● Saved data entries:
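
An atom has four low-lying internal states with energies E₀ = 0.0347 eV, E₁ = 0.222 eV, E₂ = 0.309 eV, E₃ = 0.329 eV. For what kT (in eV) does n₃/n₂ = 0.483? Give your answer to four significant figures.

n₃/n₂ = exp[−(E₃−E₂)/kT] = 0.483.
⇒ (E₃−E₂)/kT = ln(1/0.483) = ln(2.07039) = 0.727737.
kT = 0.020 eV / 0.727737 = 0.02748 eV.

0.02748 eV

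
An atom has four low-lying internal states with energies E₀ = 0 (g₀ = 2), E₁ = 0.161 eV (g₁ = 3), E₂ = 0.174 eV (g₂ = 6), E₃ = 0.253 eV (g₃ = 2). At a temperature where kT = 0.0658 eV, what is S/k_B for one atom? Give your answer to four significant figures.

1.710

Eᵢ/kT = 0, 2.44681, 2.64438, 3.84498.
Z = Σ gᵢe^(−Eᵢ/kT) = 2·e^(−0) + 3·e^(−2.44681) + 6·e^(−2.64438) + 2·e^(−3.84498) = 2.00000 + 0.259708 + 0.426296 + 0.0427737 = 2.72878.
⟨E⟩ = Σ EᵢPᵢ = 0.0464714 eV.
S/k_B = ln Z + ⟨E⟩/kT = ln(2.72878) + 0.0464714/0.0658 = 1.00385 + 0.706252 = 1.710.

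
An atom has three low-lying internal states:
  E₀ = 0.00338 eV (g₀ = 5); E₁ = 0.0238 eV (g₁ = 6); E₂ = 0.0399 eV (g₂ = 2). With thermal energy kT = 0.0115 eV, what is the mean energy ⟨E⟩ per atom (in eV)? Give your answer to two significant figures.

Eᵢ/kT = 0.2939, 2.070, 3.470.
Z = Σ gᵢe^(−Eᵢ/kT) = 5·e^(−0.2939) + 6·e^(−2.070) + 2·e^(−3.470) = 3.727 + 0.7571 + 0.06223 = 4.546.
⟨E⟩ = Σ Eᵢ gᵢe^(−Eᵢ/kT) / Z = (0.00338·3.727 + 0.0238·0.7571 + 0.0399·0.06223) / 4.546 = 0.0073 eV.

0.0073 eV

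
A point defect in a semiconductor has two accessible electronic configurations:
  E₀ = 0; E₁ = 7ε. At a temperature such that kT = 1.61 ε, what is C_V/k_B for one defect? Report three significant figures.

Eᵢ/kT = 0, 4.3478.
Z = Σ e^(−Eᵢ/kT) = e^(−0) + e^(−4.3478) = 1.0000 + 0.012935 = 1.0129.
⟨E⟩ = 0.089392 ε, ⟨E²⟩ = 0.62574 ε².
C_V/k_B = (⟨E²⟩ − ⟨E⟩²)/(kT)² = (0.62574 − 0.0079909)/2.5921 = 0.238.

0.238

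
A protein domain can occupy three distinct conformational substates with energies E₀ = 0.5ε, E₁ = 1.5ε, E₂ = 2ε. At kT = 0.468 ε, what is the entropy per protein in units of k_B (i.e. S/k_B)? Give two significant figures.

Eᵢ/kT = 1.068, 3.205, 4.274.
Z = Σ e^(−Eᵢ/kT) = e^(−1.068) + e^(−3.205) + e^(−4.274) = 0.3437 + 0.04056 + 0.01393 = 0.3982.
⟨E⟩ = Σ EᵢPᵢ = 0.6543 ε.
S/k_B = ln Z + ⟨E⟩/kT = ln(0.3982) + 0.6543/0.468 = -0.9208 + 1.398 = 0.48.

0.48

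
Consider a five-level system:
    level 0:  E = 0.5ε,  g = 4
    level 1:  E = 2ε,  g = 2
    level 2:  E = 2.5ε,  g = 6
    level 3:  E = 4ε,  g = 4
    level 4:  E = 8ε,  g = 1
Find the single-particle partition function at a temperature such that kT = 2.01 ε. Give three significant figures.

Z = 6.15

Eᵢ/kT = 0.24876, 0.99502, 1.2438, 1.9900, 3.9801.
Z = Σ gᵢe^(−Eᵢ/kT) = 4·e^(−0.24876) + 2·e^(−0.99502) + 6·e^(−1.2438) + 4·e^(−1.9900) + 1·e^(−3.9801) = 3.1191 + 0.73943 + 1.7297 + 0.54678 + 0.018684 = 6.1537.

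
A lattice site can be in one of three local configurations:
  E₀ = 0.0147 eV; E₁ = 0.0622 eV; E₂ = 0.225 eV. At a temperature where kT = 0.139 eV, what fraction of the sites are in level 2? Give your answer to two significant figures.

Eᵢ/kT = 0.1058, 0.4475, 1.619.
Z = Σ e^(−Eᵢ/kT) = e^(−0.1058) + e^(−0.4475) + e^(−1.619) = 0.8996 + 0.6392 + 0.1981 = 1.737.
P₂ = e^(−E₂/kT) / Z = 0.1981/1.737 = 0.11.

0.11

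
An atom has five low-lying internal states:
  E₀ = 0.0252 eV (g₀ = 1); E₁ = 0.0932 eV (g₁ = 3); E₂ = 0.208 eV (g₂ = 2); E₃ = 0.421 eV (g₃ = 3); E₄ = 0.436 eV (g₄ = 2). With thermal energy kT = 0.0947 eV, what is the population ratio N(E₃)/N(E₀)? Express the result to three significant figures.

n₃/n₀ = (g₃/g₀) exp[−(E₃−E₀)/kT] = (3/1) × exp(−(0.3958 eV)/(0.0947 eV)) = (3/1) × exp(-4.1795) = 0.0459.

0.0459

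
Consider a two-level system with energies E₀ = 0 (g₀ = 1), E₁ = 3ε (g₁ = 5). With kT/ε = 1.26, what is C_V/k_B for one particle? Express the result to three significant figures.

Eᵢ/kT = 0, 2.3810.
Z = Σ gᵢe^(−Eᵢ/kT) = 1·e^(−0) + 5·e^(−2.3810) = 1.0000 + 0.46229 = 1.4623.
⟨E⟩ = 0.94842 ε, ⟨E²⟩ = 2.8453 ε².
C_V/k_B = (⟨E²⟩ − ⟨E⟩²)/(kT)² = (2.8453 − 0.89950)/1.5876 = 1.23.

1.23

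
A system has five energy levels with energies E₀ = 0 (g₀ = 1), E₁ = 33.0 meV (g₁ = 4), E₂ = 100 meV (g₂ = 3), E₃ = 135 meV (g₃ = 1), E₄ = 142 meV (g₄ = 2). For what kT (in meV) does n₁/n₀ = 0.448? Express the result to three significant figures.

15.1 meV

n₁/n₀ = (g₁/g₀) exp[−(E₁−E₀)/kT] = 0.448.
⇒ (E₁−E₀)/kT = ln((4/1)/0.448) = ln(8.9286) = 2.1893.
kT = 33.0 meV / 2.1893 = 15.1 meV.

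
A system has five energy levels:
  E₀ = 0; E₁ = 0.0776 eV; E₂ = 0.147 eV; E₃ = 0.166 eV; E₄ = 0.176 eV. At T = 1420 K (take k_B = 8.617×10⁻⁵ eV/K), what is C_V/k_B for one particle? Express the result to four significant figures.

k_BT = 8.617×10⁻⁵ × 1420 K = 0.122361 eV.
Eᵢ/kT = 0, 0.634189, 1.20136, 1.35664, 1.43837.
Z = Σ e^(−Eᵢ/kT) = e^(−0) + e^(−0.634189) + e^(−1.20136) + e^(−1.35664) + e^(−1.43837) = 1.00000 + 0.530365 + 0.300785 + 0.257525 + 0.237314 = 2.32599.
⟨E⟩ = 0.0730391 eV, ⟨E²⟩ = 0.0103787 eV².
C_V/k_B = (⟨E²⟩ − ⟨E⟩²)/(kT)² = (0.0103787 − 0.00533471)/0.0149722 = 0.3369.

0.3369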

● REQUIRED ACTION:
What you need to do is repeat every record above exactly.

● SOLUTION TO THE PROBLEM:
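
An atom has four low-lying internal states with energies E₀ = 0.0347 eV, E₁ = 0.222 eV, E₂ = 0.309 eV, E₃ = 0.329 eV. For what kT (in eV) does n₃/n₂ = 0.483? Give your answer to four significant figures.

n₃/n₂ = exp[−(E₃−E₂)/kT] = 0.483.
⇒ (E₃−E₂)/kT = ln(1/0.483) = ln(2.07039) = 0.727737.
kT = 0.020 eV / 0.727737 = 0.02748 eV.

0.02748 eV

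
An atom has four low-lying internal states with energies E₀ = 0 (g₀ = 2), E₁ = 0.161 eV (g₁ = 3), E₂ = 0.174 eV (g₂ = 6), E₃ = 0.253 eV (g₃ = 2). At a temperature where kT = 0.0658 eV, what is S/k_B for one atom? Give your answer to four significant figures.

1.710

Eᵢ/kT = 0, 2.44681, 2.64438, 3.84498.
Z = Σ gᵢe^(−Eᵢ/kT) = 2·e^(−0) + 3·e^(−2.44681) + 6·e^(−2.64438) + 2·e^(−3.84498) = 2.00000 + 0.259708 + 0.426296 + 0.0427737 = 2.72878.
⟨E⟩ = Σ EᵢPᵢ = 0.0464714 eV.
S/k_B = ln Z + ⟨E⟩/kT = ln(2.72878) + 0.0464714/0.0658 = 1.00385 + 0.706252 = 1.710.

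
An atom has three low-lying internal states:
  E₀ = 0.00338 eV (g₀ = 5); E₁ = 0.0238 eV (g₁ = 6); E₂ = 0.0399 eV (g₂ = 2). With thermal energy kT = 0.0115 eV, what is the mean energy ⟨E⟩ per atom (in eV)? Give your answer to two significant figures.

Eᵢ/kT = 0.2939, 2.070, 3.470.
Z = Σ gᵢe^(−Eᵢ/kT) = 5·e^(−0.2939) + 6·e^(−2.070) + 2·e^(−3.470) = 3.727 + 0.7571 + 0.06223 = 4.546.
⟨E⟩ = Σ Eᵢ gᵢe^(−Eᵢ/kT) / Z = (0.00338·3.727 + 0.0238·0.7571 + 0.0399·0.06223) / 4.546 = 0.0073 eV.

0.0073 eV

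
A point defect in a semiconductor has two accessible electronic configurations:
  E₀ = 0; E₁ = 7ε. At a temperature such that kT = 1.61 ε, what is C_V/k_B for one defect? Report three significant figures.

Eᵢ/kT = 0, 4.3478.
Z = Σ e^(−Eᵢ/kT) = e^(−0) + e^(−4.3478) = 1.0000 + 0.012935 = 1.0129.
⟨E⟩ = 0.089392 ε, ⟨E²⟩ = 0.62574 ε².
C_V/k_B = (⟨E²⟩ − ⟨E⟩²)/(kT)² = (0.62574 − 0.0079909)/2.5921 = 0.238.

0.238

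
A protein domain can occupy three distinct conformational substates with energies E₀ = 0.5ε, E₁ = 1.5ε, E₂ = 2ε. At kT = 0.468 ε, what is the entropy per protein in units of k_B (i.e. S/k_B)? Give two significant figures.

Eᵢ/kT = 1.068, 3.205, 4.274.
Z = Σ e^(−Eᵢ/kT) = e^(−1.068) + e^(−3.205) + e^(−4.274) = 0.3437 + 0.04056 + 0.01393 = 0.3982.
⟨E⟩ = Σ EᵢPᵢ = 0.6543 ε.
S/k_B = ln Z + ⟨E⟩/kT = ln(0.3982) + 0.6543/0.468 = -0.9208 + 1.398 = 0.48.

0.48

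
Consider a five-level system:
    level 0:  E = 0.5ε,  g = 4
    level 1:  E = 2ε,  g = 2
    level 2:  E = 2.5ε,  g = 6
    level 3:  E = 4ε,  g = 4
    level 4:  E = 8ε,  g = 1
Find the single-particle partition function at a temperature such that kT = 2.01 ε. Give three significant figures.

Z = 6.15

Eᵢ/kT = 0.24876, 0.99502, 1.2438, 1.9900, 3.9801.
Z = Σ gᵢe^(−Eᵢ/kT) = 4·e^(−0.24876) + 2·e^(−0.99502) + 6·e^(−1.2438) + 4·e^(−1.9900) + 1·e^(−3.9801) = 3.1191 + 0.73943 + 1.7297 + 0.54678 + 0.018684 = 6.1537.

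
A lattice site can be in one of three local configurations:
  E₀ = 0.0147 eV; E₁ = 0.0622 eV; E₂ = 0.225 eV. At a temperature where kT = 0.139 eV, what fraction of the sites are in level 2? Give your answer to two significant figures.

Eᵢ/kT = 0.1058, 0.4475, 1.619.
Z = Σ e^(−Eᵢ/kT) = e^(−0.1058) + e^(−0.4475) + e^(−1.619) = 0.8996 + 0.6392 + 0.1981 = 1.737.
P₂ = e^(−E₂/kT) / Z = 0.1981/1.737 = 0.11.

0.11

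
An atom has five low-lying internal states:
  E₀ = 0.0252 eV (g₀ = 1); E₁ = 0.0932 eV (g₁ = 3); E₂ = 0.208 eV (g₂ = 2); E₃ = 0.421 eV (g₃ = 3); E₄ = 0.436 eV (g₄ = 2). With thermal energy kT = 0.0947 eV, what is the population ratio N(E₃)/N(E₀)? Express the result to three significant figures.

n₃/n₀ = (g₃/g₀) exp[−(E₃−E₀)/kT] = (3/1) × exp(−(0.3958 eV)/(0.0947 eV)) = (3/1) × exp(-4.1795) = 0.0459.

0.0459

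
Consider a two-level system with energies E₀ = 0 (g₀ = 1), E₁ = 3ε (g₁ = 5). With kT/ε = 1.26, what is C_V/k_B for one particle? Express the result to three significant figures.

Eᵢ/kT = 0, 2.3810.
Z = Σ gᵢe^(−Eᵢ/kT) = 1·e^(−0) + 5·e^(−2.3810) = 1.0000 + 0.46229 = 1.4623.
⟨E⟩ = 0.94842 ε, ⟨E²⟩ = 2.8453 ε².
C_V/k_B = (⟨E²⟩ − ⟨E⟩²)/(kT)² = (2.8453 − 0.89950)/1.5876 = 1.23.

1.23

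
A system has five energy levels with energies E₀ = 0 (g₀ = 1), E₁ = 33.0 meV (g₁ = 4), E₂ = 100 meV (g₂ = 3), E₃ = 135 meV (g₃ = 1), E₄ = 142 meV (g₄ = 2). For what kT (in meV) does n₁/n₀ = 0.448? Express the result to three significant figures.

15.1 meV

n₁/n₀ = (g₁/g₀) exp[−(E₁−E₀)/kT] = 0.448.
⇒ (E₁−E₀)/kT = ln((4/1)/0.448) = ln(8.9286) = 2.1893.
kT = 33.0 meV / 2.1893 = 15.1 meV.

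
A system has five energy levels:
  E₀ = 0; E₁ = 0.0776 eV; E₂ = 0.147 eV; E₃ = 0.166 eV; E₄ = 0.176 eV. At T = 1420 K (take k_B = 8.617×10⁻⁵ eV/K), what is C_V/k_B for one particle? Express the result to four significant figures.

k_BT = 8.617×10⁻⁵ × 1420 K = 0.122361 eV.
Eᵢ/kT = 0, 0.634189, 1.20136, 1.35664, 1.43837.
Z = Σ e^(−Eᵢ/kT) = e^(−0) + e^(−0.634189) + e^(−1.20136) + e^(−1.35664) + e^(−1.43837) = 1.00000 + 0.530365 + 0.300785 + 0.257525 + 0.237314 = 2.32599.
⟨E⟩ = 0.0730391 eV, ⟨E²⟩ = 0.0103787 eV².
C_V/k_B = (⟨E²⟩ − ⟨E⟩²)/(kT)² = (0.0103787 − 0.00533471)/0.0149722 = 0.3369.

0.3369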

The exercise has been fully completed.